▶ Task details:
Return every line of the data that contains the string "sides".

▶ Information shown:
::::
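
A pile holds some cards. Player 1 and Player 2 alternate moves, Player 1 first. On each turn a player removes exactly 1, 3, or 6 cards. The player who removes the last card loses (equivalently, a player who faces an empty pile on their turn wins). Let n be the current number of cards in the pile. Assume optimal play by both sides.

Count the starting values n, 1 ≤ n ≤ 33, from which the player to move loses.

Use the standard recursion: the mover wins at a terminal position; elsewhere, the mover wins exactly when some move hands the opponent an L position.
n=0: no move; the opponent has just taken the last card and therefore loses → W
n=1: the only move is to 0(W), a W ⇒ L
n=2: can move to 1, which is L ⇒ W
n=3: moves to 2(W), 0(W); every one is W ⇒ L
n=4: can move to 3, which is L ⇒ W
n=5: moves to 4(W), 2(W); every one is W ⇒ L
n=6: can move to 5, which is L ⇒ W
n=7: can move to 1, which is L ⇒ W
n=8: can move to 5, which is L ⇒ W
n=9: can move to 3, which is L ⇒ W
n=10: moves to 9(W), 7(W), 4(W); every one is W ⇒ L
n=11: can move to 10, which is L ⇒ W
n=12: moves to 11(W), 9(W), 6(W); every one is W ⇒ L
n=13: can move to 12, which is L ⇒ W
n=14: moves to 13(W), 11(W), 8(W); every one is W ⇒ L
n=15: can move to 14, which is L ⇒ W
n=16: can move to 10, which is L ⇒ W
n=17: can move to 14, which is L ⇒ W
n=18: can move to 12, which is L ⇒ W
n=19: moves to 18(W), 16(W), 13(W); every one is W ⇒ L
n=20: can move to 19, which is L ⇒ W
n=21: moves to 20(W), 18(W), 15(W); every one is W ⇒ L
n=22: can move to 21, which is L ⇒ W
n=23: moves to 22(W), 20(W), 17(W); every one is W ⇒ L
n=24: can move to 23, which is L ⇒ W
n=25: can move to 19, which is L ⇒ W
n=26: can move to 23, which is L ⇒ W
n=27: can move to 21, which is L ⇒ W
n=28: moves to 27(W), 25(W), 22(W); every one is W ⇒ L
n=29: can move to 28, which is L ⇒ W
n=30: moves to 29(W), 27(W), 24(W); every one is W ⇒ L
n=31: can move to 30, which is L ⇒ W
n=32: moves to 31(W), 29(W), 26(W); every one is W ⇒ L
n=33: can move to 32, which is L ⇒ W
L entries with 1 ≤ n ≤ 33 (the range starts at n=1): n = 1, 3, 5, 10, 12, 14, 19, 21, 23, 28, 30, 32; that makes 12.

12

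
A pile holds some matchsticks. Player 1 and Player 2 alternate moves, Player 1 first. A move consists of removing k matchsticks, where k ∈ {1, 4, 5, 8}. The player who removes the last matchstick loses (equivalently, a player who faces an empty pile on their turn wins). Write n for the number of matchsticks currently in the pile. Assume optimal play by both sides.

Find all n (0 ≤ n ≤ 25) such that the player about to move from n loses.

Label each position W (a win for the player to move) or L (a loss). A position with no legal move is W; any other position is W exactly when some move reaches an L, and L when every move reaches a W.
n=0: no move; the opponent has just taken the last matchstick and therefore loses → W
n=1: the only move is to 0(W), a W ⇒ L
n=2: can move to 1, which is L ⇒ W
n=3: the only move is to 2(W), a W ⇒ L
n=4: can move to 3, which is L ⇒ W
n=5: can move to 1, which is L ⇒ W
n=6: can move to 1, which is L ⇒ W
n=7: can move to 3, which is L ⇒ W
n=8: can move to 3, which is L ⇒ W
n=9: can move to 1, which is L ⇒ W
n=10: moves to 9(W), 6(W), 5(W), 2(W); every one is W ⇒ L
n=11: can move to 10, which is L ⇒ W
n=12: moves to 11(W), 8(W), 7(W), 4(W); every one is W ⇒ L
n=13: can move to 12, which is L ⇒ W
n=14: can move to 10, which is L ⇒ W
n=15: can move to 10, which is L ⇒ W
n=16: can move to 12, which is L ⇒ W
n=17: can move to 12, which is L ⇒ W
n=18: can move to 10, which is L ⇒ W
n=19: moves to 18(W), 15(W), 14(W), 11(W); every one is W ⇒ L
n=20: can move to 19, which is L ⇒ W
n=21: moves to 20(W), 17(W), 16(W), 13(W); every one is W ⇒ L
n=22: can move to 21, which is L ⇒ W
n=23: can move to 19, which is L ⇒ W
n=24: can move to 19, which is L ⇒ W
n=25: can move to 21, which is L ⇒ W
Reading off the rows marked L gives the requested list; there are 6 such values of n.

1, 3, 10, 12, 19, 21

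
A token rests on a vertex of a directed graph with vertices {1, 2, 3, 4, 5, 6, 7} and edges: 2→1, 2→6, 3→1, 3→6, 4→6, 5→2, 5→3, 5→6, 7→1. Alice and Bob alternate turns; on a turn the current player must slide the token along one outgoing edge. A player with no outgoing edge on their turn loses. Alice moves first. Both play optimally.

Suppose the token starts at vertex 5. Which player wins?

Alice wins.

Classify positions by backward induction: terminal positions (no move available) are L. From any other position, the mover wins iff some move reaches an L.
Every edge goes from a vertex to one that appears earlier in the order 1, 6, 3, 2, 7, 5, 4, so processing vertices in that order labels each vertex after all of its successors.
1: no outgoing edge → L
6: no outgoing edge → L
3: →6(L), so W
2: →6(L), so W
7: →1(L), so W
5: →6(L), so W
4: →6(L), so W
From 5 Alice can move to 6, reaching an L position.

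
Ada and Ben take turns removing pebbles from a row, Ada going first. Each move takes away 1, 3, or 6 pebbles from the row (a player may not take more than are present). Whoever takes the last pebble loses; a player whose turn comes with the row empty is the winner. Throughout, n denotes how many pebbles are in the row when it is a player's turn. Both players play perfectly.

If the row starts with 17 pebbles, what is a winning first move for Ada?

Remove 3, leaving 14.

Label each position W (a win for the player to move) or L (a loss). A position with no legal move is W; any other position is W exactly when some move reaches an L, and L when every move reaches a W.
n=0: no move; the opponent has just taken the last pebble and therefore loses → W
n=1: the only move is to 0(W), a W ⇒ L
n=2: can move to 1, which is L ⇒ W
n=3: moves to 2(W), 0(W); every one is W ⇒ L
n=4: can move to 3, which is L ⇒ W
n=5: moves to 4(W), 2(W); every one is W ⇒ L
n=6: can move to 5, which is L ⇒ W
n=7: can move to 1, which is L ⇒ W
n=8: can move to 5, which is L ⇒ W
n=9: can move to 3, which is L ⇒ W
n=10: moves to 9(W), 7(W), 4(W); every one is W ⇒ L
n=11: can move to 10, which is L ⇒ W
n=12: moves to 11(W), 9(W), 6(W); every one is W ⇒ L
n=13: can move to 12, which is L ⇒ W
n=14: moves to 13(W), 11(W), 8(W); every one is W ⇒ L
n=15: can move to 14, which is L ⇒ W
n=16: can move to 10, which is L ⇒ W
n=17: can move to 14, which is L ⇒ W
From 17, the L positions reachable in one move are: 14.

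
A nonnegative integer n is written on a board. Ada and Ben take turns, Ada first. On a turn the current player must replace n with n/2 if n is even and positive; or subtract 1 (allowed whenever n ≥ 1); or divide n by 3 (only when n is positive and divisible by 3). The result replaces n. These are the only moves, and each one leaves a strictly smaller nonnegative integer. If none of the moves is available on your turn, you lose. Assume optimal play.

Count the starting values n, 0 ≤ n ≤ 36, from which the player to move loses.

15

Compute win/loss labels from the base case upward. A position with no move is L. Any other position is W if it can reach an L in one move, else L.
n=0: no move → L
n=1: W (go to 0, an L position)
n=2: L (sole option 1(W) is W)
n=3: W (go to 2, an L position)
n=4: W (go to 2, an L position)
n=5: L (sole option 4(W) is W)
n=6: W (go to 2, an L position)
n=7: L (sole option 6(W) is W)
n=8: W (go to 7, an L position)
n=9: L (options 3(W), 8(W) are all W)
n=10: W (go to 5, an L position)
n=11: L (sole option 10(W) is W)
n=12: W (go to 11, an L position)
n=13: L (sole option 12(W) is W)
n=14: W (go to 7, an L position)
n=15: W (go to 5, an L position)
n=16: L (options 8(W), 15(W) are all W)
n=17: W (go to 16, an L position)
n=18: W (go to 9, an L position)
n=19: L (sole option 18(W) is W)
n=20: W (go to 19, an L position)
n=21: W (go to 7, an L position)
n=22: W (go to 11, an L position)
n=23: L (sole option 22(W) is W)
n=24: W (go to 23, an L position)
n=25: L (sole option 24(W) is W)
n=26: W (go to 13, an L position)
n=27: W (go to 9, an L position)
n=28: L (options 14(W), 27(W) are all W)
n=29: W (go to 28, an L position)
n=30: L (options 10(W), 15(W), 29(W) are all W)
n=31: W (go to 30, an L position)
n=32: W (go to 16, an L position)
n=33: W (go to 11, an L position)
n=34: L (options 17(W), 33(W) are all W)
n=35: W (go to 34, an L position)
n=36: L (options 12(W), 18(W), 35(W) are all W)
L entries with 0 ≤ n ≤ 36: n = 0, 2, 5, 7, 9, 11, 13, 16, 19, 23, 25, 28, 30, 34, 36; that makes 15.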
::::
▶ Response area:
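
A pile holds some cards. Player 1 and Player 2 alternate moves, Player 1 first. On each turn a player removes exactly 1, 3, or 6 cards. The player who removes the last card loses (equivalently, a player who faces an empty pile on their turn wins). Let n be the current number of cards in the pile. Assume optimal play by both sides.
A pile holds some matchsticks. Player 1 and Player 2 alternate moves, Player 1 first. A move consists of removing k matchsticks, where k ∈ {1, 4, 5, 8}. The player who removes the last matchstick loses (equivalently, a player who faces an empty pile on their turn wins). Write n for the number of matchsticks currently in the pile. Assume optimal play by both sides.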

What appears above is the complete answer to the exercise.